- Try it
Would you please output the records exactly as they appear below?

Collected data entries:
_ _ _ _ _

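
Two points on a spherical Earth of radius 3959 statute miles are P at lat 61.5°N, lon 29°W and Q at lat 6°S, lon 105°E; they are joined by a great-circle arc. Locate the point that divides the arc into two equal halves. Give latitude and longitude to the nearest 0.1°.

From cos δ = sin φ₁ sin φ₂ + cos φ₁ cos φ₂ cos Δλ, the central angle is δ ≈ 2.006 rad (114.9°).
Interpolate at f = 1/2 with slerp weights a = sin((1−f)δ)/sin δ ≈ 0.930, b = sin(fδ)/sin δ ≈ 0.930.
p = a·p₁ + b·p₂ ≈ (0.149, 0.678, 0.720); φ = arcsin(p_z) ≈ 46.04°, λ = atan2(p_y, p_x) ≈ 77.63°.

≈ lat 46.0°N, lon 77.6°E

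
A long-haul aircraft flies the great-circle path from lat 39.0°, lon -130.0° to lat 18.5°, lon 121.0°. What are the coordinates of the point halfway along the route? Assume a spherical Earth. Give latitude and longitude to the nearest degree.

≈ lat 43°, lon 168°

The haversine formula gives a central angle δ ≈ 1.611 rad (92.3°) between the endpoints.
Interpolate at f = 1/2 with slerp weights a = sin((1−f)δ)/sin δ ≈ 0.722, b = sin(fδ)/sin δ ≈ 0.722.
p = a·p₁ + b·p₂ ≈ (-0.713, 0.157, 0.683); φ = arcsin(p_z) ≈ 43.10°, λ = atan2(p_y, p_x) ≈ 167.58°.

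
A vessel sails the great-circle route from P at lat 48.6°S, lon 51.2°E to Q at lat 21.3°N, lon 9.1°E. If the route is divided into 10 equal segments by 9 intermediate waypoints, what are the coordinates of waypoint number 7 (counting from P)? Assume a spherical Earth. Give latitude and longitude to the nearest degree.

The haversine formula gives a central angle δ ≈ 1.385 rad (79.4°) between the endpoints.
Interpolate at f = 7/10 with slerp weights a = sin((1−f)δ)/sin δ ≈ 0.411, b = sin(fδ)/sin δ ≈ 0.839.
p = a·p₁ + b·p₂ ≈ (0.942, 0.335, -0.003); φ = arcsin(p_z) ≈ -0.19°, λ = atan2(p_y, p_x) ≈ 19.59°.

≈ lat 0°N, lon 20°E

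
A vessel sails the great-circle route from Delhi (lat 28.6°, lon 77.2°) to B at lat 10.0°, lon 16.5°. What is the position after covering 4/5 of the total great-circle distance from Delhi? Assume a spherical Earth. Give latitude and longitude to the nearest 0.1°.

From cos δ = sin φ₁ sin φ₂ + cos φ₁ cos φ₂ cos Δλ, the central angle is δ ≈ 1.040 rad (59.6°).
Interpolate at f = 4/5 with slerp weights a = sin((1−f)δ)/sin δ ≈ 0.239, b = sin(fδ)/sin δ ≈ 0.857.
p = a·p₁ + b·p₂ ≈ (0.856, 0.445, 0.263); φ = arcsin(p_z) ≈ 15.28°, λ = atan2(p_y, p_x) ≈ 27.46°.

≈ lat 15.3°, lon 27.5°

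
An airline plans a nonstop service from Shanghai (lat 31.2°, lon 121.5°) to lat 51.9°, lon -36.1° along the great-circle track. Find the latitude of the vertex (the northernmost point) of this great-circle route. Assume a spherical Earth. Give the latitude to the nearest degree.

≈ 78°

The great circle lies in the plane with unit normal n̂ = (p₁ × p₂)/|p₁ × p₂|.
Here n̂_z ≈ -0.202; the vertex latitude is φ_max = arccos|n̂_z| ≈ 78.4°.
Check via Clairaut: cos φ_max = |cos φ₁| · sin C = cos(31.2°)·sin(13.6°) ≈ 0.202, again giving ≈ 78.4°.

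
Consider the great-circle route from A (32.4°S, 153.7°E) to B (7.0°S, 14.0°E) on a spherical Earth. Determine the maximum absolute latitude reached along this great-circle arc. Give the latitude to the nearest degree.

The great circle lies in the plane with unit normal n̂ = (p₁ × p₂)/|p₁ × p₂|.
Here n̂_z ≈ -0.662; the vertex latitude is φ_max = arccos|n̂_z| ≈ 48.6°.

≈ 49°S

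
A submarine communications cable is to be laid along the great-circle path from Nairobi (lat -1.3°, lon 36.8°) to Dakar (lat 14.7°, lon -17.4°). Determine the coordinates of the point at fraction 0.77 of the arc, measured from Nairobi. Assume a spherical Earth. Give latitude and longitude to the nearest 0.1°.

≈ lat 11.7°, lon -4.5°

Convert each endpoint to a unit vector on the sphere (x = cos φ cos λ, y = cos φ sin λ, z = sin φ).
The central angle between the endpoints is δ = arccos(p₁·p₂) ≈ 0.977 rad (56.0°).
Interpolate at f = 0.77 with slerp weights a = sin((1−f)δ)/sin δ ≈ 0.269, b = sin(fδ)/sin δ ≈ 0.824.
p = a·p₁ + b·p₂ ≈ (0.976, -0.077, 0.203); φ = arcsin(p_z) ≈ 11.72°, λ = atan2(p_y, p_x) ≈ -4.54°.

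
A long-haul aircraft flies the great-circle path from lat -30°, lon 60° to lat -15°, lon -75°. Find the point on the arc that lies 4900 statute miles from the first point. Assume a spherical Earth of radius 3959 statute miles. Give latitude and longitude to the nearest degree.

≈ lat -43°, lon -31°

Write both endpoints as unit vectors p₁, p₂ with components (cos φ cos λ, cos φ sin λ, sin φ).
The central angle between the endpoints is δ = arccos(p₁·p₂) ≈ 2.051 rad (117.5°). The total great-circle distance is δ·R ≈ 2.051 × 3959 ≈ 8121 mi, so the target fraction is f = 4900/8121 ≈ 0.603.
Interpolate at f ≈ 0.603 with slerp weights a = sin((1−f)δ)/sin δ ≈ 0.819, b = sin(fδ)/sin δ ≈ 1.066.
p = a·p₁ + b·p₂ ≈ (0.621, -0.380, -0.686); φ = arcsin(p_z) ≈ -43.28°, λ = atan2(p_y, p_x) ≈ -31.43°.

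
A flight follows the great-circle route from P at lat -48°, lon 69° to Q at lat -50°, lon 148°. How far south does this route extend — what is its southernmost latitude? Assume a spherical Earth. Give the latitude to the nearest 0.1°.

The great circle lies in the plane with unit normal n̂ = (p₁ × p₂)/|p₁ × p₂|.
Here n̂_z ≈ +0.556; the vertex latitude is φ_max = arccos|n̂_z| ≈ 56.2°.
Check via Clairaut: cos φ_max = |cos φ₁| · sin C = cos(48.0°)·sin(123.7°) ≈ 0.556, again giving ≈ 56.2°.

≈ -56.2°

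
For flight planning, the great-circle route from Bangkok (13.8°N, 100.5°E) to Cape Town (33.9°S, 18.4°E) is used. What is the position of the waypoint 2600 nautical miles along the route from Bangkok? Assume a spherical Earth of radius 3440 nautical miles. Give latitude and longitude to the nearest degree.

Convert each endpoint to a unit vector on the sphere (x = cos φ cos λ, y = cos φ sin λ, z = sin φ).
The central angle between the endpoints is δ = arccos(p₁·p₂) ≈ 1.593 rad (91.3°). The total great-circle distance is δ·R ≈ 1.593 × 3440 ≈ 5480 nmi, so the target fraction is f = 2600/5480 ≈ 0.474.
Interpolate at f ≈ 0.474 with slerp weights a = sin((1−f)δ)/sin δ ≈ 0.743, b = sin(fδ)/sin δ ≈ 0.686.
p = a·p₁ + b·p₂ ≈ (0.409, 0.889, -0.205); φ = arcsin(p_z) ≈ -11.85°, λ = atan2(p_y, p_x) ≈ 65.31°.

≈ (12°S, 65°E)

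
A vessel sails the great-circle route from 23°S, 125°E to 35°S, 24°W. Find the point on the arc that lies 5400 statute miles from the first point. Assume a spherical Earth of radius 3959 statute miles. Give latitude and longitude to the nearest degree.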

_ _ _ _ _

- Response to this exercise
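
Two points on a spherical Earth of radius 3959 statute miles are P at lat 61.5°N, lon 29°W and Q at lat 6°S, lon 105°E; they are joined by a great-circle arc. Locate the point that divides the arc into two equal halves. Give latitude and longitude to the nearest 0.1°.

From cos δ = sin φ₁ sin φ₂ + cos φ₁ cos φ₂ cos Δλ, the central angle is δ ≈ 2.006 rad (114.9°).
Interpolate at f = 1/2 with slerp weights a = sin((1−f)δ)/sin δ ≈ 0.930, b = sin(fδ)/sin δ ≈ 0.930.
p = a·p₁ + b·p₂ ≈ (0.149, 0.678, 0.720); φ = arcsin(p_z) ≈ 46.04°, λ = atan2(p_y, p_x) ≈ 77.63°.

≈ lat 46.0°N, lon 77.6°E

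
A long-haul aircraft flies the great-circle path from lat 39.0°, lon -130.0° to lat 18.5°, lon 121.0°. What are the coordinates of the point halfway along the route? Assume a spherical Earth. Give latitude and longitude to the nearest degree.

≈ lat 43°, lon 168°

The haversine formula gives a central angle δ ≈ 1.611 rad (92.3°) between the endpoints.
Interpolate at f = 1/2 with slerp weights a = sin((1−f)δ)/sin δ ≈ 0.722, b = sin(fδ)/sin δ ≈ 0.722.
p = a·p₁ + b·p₂ ≈ (-0.713, 0.157, 0.683); φ = arcsin(p_z) ≈ 43.10°, λ = atan2(p_y, p_x) ≈ 167.58°.

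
A vessel sails the great-circle route from P at lat 48.6°S, lon 51.2°E to Q at lat 21.3°N, lon 9.1°E. If the route is divided into 10 equal segments by 9 intermediate waypoints, what are the coordinates of waypoint number 7 (counting from P)? Assume a spherical Earth. Give latitude and longitude to the nearest degree.

The haversine formula gives a central angle δ ≈ 1.385 rad (79.4°) between the endpoints.
Interpolate at f = 7/10 with slerp weights a = sin((1−f)δ)/sin δ ≈ 0.411, b = sin(fδ)/sin δ ≈ 0.839.
p = a·p₁ + b·p₂ ≈ (0.942, 0.335, -0.003); φ = arcsin(p_z) ≈ -0.19°, λ = atan2(p_y, p_x) ≈ 19.59°.

≈ lat 0°N, lon 20°E

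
A vessel sails the great-circle route from Delhi (lat 28.6°, lon 77.2°) to B at lat 10.0°, lon 16.5°. What is the position after covering 4/5 of the total great-circle distance from Delhi? Assume a spherical Earth. Give latitude and longitude to the nearest 0.1°.

From cos δ = sin φ₁ sin φ₂ + cos φ₁ cos φ₂ cos Δλ, the central angle is δ ≈ 1.040 rad (59.6°).
Interpolate at f = 4/5 with slerp weights a = sin((1−f)δ)/sin δ ≈ 0.239, b = sin(fδ)/sin δ ≈ 0.857.
p = a·p₁ + b·p₂ ≈ (0.856, 0.445, 0.263); φ = arcsin(p_z) ≈ 15.28°, λ = atan2(p_y, p_x) ≈ 27.46°.

≈ lat 15.3°, lon 27.5°

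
An airline plans a nonstop service from Shanghai (lat 31.2°, lon 121.5°) to lat 51.9°, lon -36.1° along the great-circle track. Find the latitude of the vertex (the northernmost point) of this great-circle route. Assume a spherical Earth. Give the latitude to the nearest degree.

≈ 78°

The great circle lies in the plane with unit normal n̂ = (p₁ × p₂)/|p₁ × p₂|.
Here n̂_z ≈ -0.202; the vertex latitude is φ_max = arccos|n̂_z| ≈ 78.4°.
Check via Clairaut: cos φ_max = |cos φ₁| · sin C = cos(31.2°)·sin(13.6°) ≈ 0.202, again giving ≈ 78.4°.

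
Consider the great-circle route from A (32.4°S, 153.7°E) to B (7.0°S, 14.0°E) on a spherical Earth. Determine the maximum absolute latitude reached along this great-circle arc. Give the latitude to the nearest degree.

The great circle lies in the plane with unit normal n̂ = (p₁ × p₂)/|p₁ × p₂|.
Here n̂_z ≈ -0.662; the vertex latitude is φ_max = arccos|n̂_z| ≈ 48.6°.

≈ 49°S

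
A submarine communications cable is to be laid along the great-circle path from Nairobi (lat -1.3°, lon 36.8°) to Dakar (lat 14.7°, lon -17.4°). Determine the coordinates of the point at fraction 0.77 of the arc, measured from Nairobi. Assume a spherical Earth. Give latitude and longitude to the nearest 0.1°.

≈ lat 11.7°, lon -4.5°

Convert each endpoint to a unit vector on the sphere (x = cos φ cos λ, y = cos φ sin λ, z = sin φ).
The central angle between the endpoints is δ = arccos(p₁·p₂) ≈ 0.977 rad (56.0°).
Interpolate at f = 0.77 with slerp weights a = sin((1−f)δ)/sin δ ≈ 0.269, b = sin(fδ)/sin δ ≈ 0.824.
p = a·p₁ + b·p₂ ≈ (0.976, -0.077, 0.203); φ = arcsin(p_z) ≈ 11.72°, λ = atan2(p_y, p_x) ≈ -4.54°.

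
A long-haul aircraft flies the great-circle path from lat -30°, lon 60° to lat -15°, lon -75°. Find the point on the arc that lies 4900 statute miles from the first point. Assume a spherical Earth of radius 3959 statute miles. Give latitude and longitude to the nearest degree.

≈ lat -43°, lon -31°

Write both endpoints as unit vectors p₁, p₂ with components (cos φ cos λ, cos φ sin λ, sin φ).
The central angle between the endpoints is δ = arccos(p₁·p₂) ≈ 2.051 rad (117.5°). The total great-circle distance is δ·R ≈ 2.051 × 3959 ≈ 8121 mi, so the target fraction is f = 4900/8121 ≈ 0.603.
Interpolate at f ≈ 0.603 with slerp weights a = sin((1−f)δ)/sin δ ≈ 0.819, b = sin(fδ)/sin δ ≈ 1.066.
p = a·p₁ + b·p₂ ≈ (0.621, -0.380, -0.686); φ = arcsin(p_z) ≈ -43.28°, λ = atan2(p_y, p_x) ≈ -31.43°.

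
A flight follows the great-circle route from P at lat -48°, lon 69° to Q at lat -50°, lon 148°. How far south does this route extend — what is its southernmost latitude? Assume a spherical Earth. Give the latitude to the nearest 0.1°.

The great circle lies in the plane with unit normal n̂ = (p₁ × p₂)/|p₁ × p₂|.
Here n̂_z ≈ +0.556; the vertex latitude is φ_max = arccos|n̂_z| ≈ 56.2°.
Check via Clairaut: cos φ_max = |cos φ₁| · sin C = cos(48.0°)·sin(123.7°) ≈ 0.556, again giving ≈ 56.2°.

≈ -56.2°

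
For flight planning, the great-circle route from Bangkok (13.8°N, 100.5°E) to Cape Town (33.9°S, 18.4°E) is used. What is the position of the waypoint 2600 nautical miles along the route from Bangkok? Assume a spherical Earth of radius 3440 nautical miles. Give latitude and longitude to the nearest degree.

Convert each endpoint to a unit vector on the sphere (x = cos φ cos λ, y = cos φ sin λ, z = sin φ).
The central angle between the endpoints is δ = arccos(p₁·p₂) ≈ 1.593 rad (91.3°). The total great-circle distance is δ·R ≈ 1.593 × 3440 ≈ 5480 nmi, so the target fraction is f = 2600/5480 ≈ 0.474.
Interpolate at f ≈ 0.474 with slerp weights a = sin((1−f)δ)/sin δ ≈ 0.743, b = sin(fδ)/sin δ ≈ 0.686.
p = a·p₁ + b·p₂ ≈ (0.409, 0.889, -0.205); φ = arcsin(p_z) ≈ -11.85°, λ = atan2(p_y, p_x) ≈ 65.31°.

≈ (12°S, 65°E)

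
A vessel sails the great-circle route from 23°S, 125°E to 35°S, 24°W. Find the point on the arc that lies 5400 statute miles from the first point. Assume a spherical Earth of radius 3959 statute miles. Give latitude and longitude to the nearest degree.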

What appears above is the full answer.